ABOUT THIS EXERCISE: Nothing in the data may be altered; copy it all exactly.
■ ■ ■ ■ ■ ■ ■
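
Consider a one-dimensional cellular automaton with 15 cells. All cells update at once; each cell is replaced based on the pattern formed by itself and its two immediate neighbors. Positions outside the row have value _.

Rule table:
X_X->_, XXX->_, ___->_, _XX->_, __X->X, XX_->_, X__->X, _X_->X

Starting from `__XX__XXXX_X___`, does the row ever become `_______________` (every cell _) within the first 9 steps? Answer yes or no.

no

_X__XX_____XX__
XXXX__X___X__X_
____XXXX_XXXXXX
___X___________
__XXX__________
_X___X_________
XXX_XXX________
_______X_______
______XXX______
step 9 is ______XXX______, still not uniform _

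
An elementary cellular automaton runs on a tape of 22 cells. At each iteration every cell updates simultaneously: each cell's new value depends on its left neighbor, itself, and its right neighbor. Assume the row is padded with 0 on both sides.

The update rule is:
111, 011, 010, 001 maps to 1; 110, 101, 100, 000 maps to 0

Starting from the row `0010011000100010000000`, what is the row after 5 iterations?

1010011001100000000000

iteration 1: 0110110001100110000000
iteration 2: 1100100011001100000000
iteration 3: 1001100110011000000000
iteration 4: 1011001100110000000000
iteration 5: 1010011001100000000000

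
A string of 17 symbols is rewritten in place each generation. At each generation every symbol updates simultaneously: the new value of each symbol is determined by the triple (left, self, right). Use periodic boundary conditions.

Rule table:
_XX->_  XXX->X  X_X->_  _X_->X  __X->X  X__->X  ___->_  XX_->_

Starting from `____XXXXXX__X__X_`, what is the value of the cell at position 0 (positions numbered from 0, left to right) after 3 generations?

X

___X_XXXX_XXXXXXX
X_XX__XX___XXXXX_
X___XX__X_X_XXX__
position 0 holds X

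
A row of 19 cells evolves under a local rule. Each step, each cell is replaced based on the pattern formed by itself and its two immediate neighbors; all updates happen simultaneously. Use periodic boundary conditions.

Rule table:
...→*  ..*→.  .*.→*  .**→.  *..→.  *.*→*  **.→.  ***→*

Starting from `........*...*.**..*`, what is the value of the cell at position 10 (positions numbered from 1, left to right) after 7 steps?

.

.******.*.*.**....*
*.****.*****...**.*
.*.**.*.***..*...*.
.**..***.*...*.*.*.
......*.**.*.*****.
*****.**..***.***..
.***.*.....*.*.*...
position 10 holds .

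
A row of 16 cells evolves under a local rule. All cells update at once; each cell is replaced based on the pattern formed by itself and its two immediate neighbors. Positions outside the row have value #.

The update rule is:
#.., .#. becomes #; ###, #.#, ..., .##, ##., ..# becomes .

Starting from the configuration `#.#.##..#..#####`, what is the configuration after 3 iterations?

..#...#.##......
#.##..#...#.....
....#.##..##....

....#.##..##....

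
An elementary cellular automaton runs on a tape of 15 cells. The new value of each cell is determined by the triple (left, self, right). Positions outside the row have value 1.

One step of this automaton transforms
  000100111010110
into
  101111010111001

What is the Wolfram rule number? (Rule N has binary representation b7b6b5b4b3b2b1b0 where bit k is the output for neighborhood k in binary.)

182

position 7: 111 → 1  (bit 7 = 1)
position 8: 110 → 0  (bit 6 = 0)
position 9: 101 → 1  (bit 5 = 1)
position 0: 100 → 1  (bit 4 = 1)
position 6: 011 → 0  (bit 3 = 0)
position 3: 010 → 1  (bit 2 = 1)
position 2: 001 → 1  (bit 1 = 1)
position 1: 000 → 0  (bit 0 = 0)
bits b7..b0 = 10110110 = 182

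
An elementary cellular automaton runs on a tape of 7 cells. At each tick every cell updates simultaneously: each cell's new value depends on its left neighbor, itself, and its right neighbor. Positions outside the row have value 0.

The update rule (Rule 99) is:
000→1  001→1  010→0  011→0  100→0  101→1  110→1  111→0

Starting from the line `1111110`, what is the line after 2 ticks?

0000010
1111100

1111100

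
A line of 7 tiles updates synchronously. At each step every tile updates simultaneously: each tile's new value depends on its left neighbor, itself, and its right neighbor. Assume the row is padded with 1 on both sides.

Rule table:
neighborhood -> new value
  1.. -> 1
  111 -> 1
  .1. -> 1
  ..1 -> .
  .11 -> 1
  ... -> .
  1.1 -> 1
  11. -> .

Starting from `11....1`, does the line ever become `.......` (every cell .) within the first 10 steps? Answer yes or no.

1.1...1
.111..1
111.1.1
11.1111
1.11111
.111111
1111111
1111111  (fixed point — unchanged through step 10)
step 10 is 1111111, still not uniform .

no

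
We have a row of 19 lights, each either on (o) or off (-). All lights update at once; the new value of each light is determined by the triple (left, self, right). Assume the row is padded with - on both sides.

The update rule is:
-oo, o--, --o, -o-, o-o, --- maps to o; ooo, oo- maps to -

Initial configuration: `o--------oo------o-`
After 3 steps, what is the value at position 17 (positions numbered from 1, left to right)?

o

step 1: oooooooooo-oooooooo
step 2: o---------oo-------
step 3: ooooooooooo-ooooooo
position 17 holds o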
■ ■ ■ ■ ■ ■ ■
OUTPUT BELOW:
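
Consider a one-dimensional cellular automaton with 15 cells. All cells update at once; each cell is replaced based on the pattern formed by itself and its two immediate neighbors. Positions outside the row have value _.

Rule table:
X_X->_, XXX->_, ___->_, _XX->_, __X->X, XX_->_, X__->X, _X_->X

Starting from `__XX__XXXX_X___`, does the row ever become `_______________` (every cell _) within the first 9 steps? Answer yes or no.

no

_X__XX_____XX__
XXXX__X___X__X_
____XXXX_XXXXXX
___X___________
__XXX__________
_X___X_________
XXX_XXX________
_______X_______
______XXX______
step 9 is ______XXX______, still not uniform _

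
An elementary cellular automaton runs on a tape of 22 cells. At each iteration every cell updates simultaneously: each cell's new value depends on its left neighbor, itself, and its right neighbor. Assume the row is padded with 0 on both sides.

The update rule is:
111, 011, 010, 001 maps to 1; 110, 101, 100, 000 maps to 0

Starting from the row `0010011000100010000000`, what is the row after 5 iterations?

1010011001100000000000

iteration 1: 0110110001100110000000
iteration 2: 1100100011001100000000
iteration 3: 1001100110011000000000
iteration 4: 1011001100110000000000
iteration 5: 1010011001100000000000

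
A string of 17 symbols is rewritten in place each generation. At each generation every symbol updates simultaneously: the new value of each symbol is determined by the triple (left, self, right). Use periodic boundary conditions.

Rule table:
_XX->_  XXX->X  X_X->_  _X_->X  __X->X  X__->X  ___->_  XX_->_

Starting from `____XXXXXX__X__X_`, what is the value of the cell at position 0 (positions numbered from 0, left to right) after 3 generations?

X

___X_XXXX_XXXXXXX
X_XX__XX___XXXXX_
X___XX__X_X_XXX__
position 0 holds X

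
A row of 19 cells evolves under a local rule. Each step, each cell is replaced based on the pattern formed by itself and its two immediate neighbors; all updates happen simultaneously. Use periodic boundary conditions.

Rule table:
...→*  ..*→.  .*.→*  .**→.  *..→.  *.*→*  **.→.  ***→*

Starting from `........*...*.**..*`, what is the value of the cell at position 10 (positions numbered from 1, left to right) after 7 steps?

.

.******.*.*.**....*
*.****.*****...**.*
.*.**.*.***..*...*.
.**..***.*...*.*.*.
......*.**.*.*****.
*****.**..***.***..
.***.*.....*.*.*...
position 10 holds .

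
A row of 16 cells evolves under a local rule. All cells update at once; each cell is replaced based on the pattern formed by itself and its two immediate neighbors. Positions outside the row have value #.

The update rule is:
#.., .#. becomes #; ###, #.#, ..., .##, ##., ..# becomes .

Starting from the configuration `#.#.##..#..#####`, what is the configuration after 3 iterations?

..#...#.##......
#.##..#...#.....
....#.##..##....

....#.##..##....

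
An elementary cellular automaton runs on a tape of 15 cells. The new value of each cell is determined by the triple (left, self, right). Positions outside the row have value 1.

One step of this automaton transforms
  000100111010110
into
  101111010111001

What is the Wolfram rule number? (Rule N has binary representation b7b6b5b4b3b2b1b0 where bit k is the output for neighborhood k in binary.)

182

position 7: 111 → 1  (bit 7 = 1)
position 8: 110 → 0  (bit 6 = 0)
position 9: 101 → 1  (bit 5 = 1)
position 0: 100 → 1  (bit 4 = 1)
position 6: 011 → 0  (bit 3 = 0)
position 3: 010 → 1  (bit 2 = 1)
position 2: 001 → 1  (bit 1 = 1)
position 1: 000 → 0  (bit 0 = 0)
bits b7..b0 = 10110110 = 182

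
An elementary cellular automaton runs on a tape of 7 cells. At each tick every cell updates simultaneously: each cell's new value depends on its left neighbor, itself, and its right neighbor. Positions outside the row have value 0.

The update rule (Rule 99) is:
000→1  001→1  010→0  011→0  100→0  101→1  110→1  111→0

Starting from the line `1111110`, what is the line after 2 ticks?

0000010
1111100

1111100

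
A line of 7 tiles updates synchronously. At each step every tile updates simultaneously: each tile's new value depends on its left neighbor, itself, and its right neighbor. Assume the row is padded with 1 on both sides.

Rule table:
neighborhood -> new value
  1.. -> 1
  111 -> 1
  .1. -> 1
  ..1 -> .
  .11 -> 1
  ... -> .
  1.1 -> 1
  11. -> .

Starting from `11....1`, does the line ever become `.......` (every cell .) within the first 10 steps? Answer yes or no.

1.1...1
.111..1
111.1.1
11.1111
1.11111
.111111
1111111
1111111  (fixed point — unchanged through step 10)
step 10 is 1111111, still not uniform .

no

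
We have a row of 19 lights, each either on (o) or off (-). All lights update at once; the new value of each light is determined by the triple (left, self, right). Assume the row is padded with - on both sides.

The update rule is:
-oo, o--, --o, -o-, o-o, --- maps to o; ooo, oo- maps to -

Initial configuration: `o--------oo------o-`
After 3 steps, what is the value at position 17 (positions numbered from 1, left to right)?

o

step 1: oooooooooo-oooooooo
step 2: o---------oo-------
step 3: ooooooooooo-ooooooo
position 17 holds o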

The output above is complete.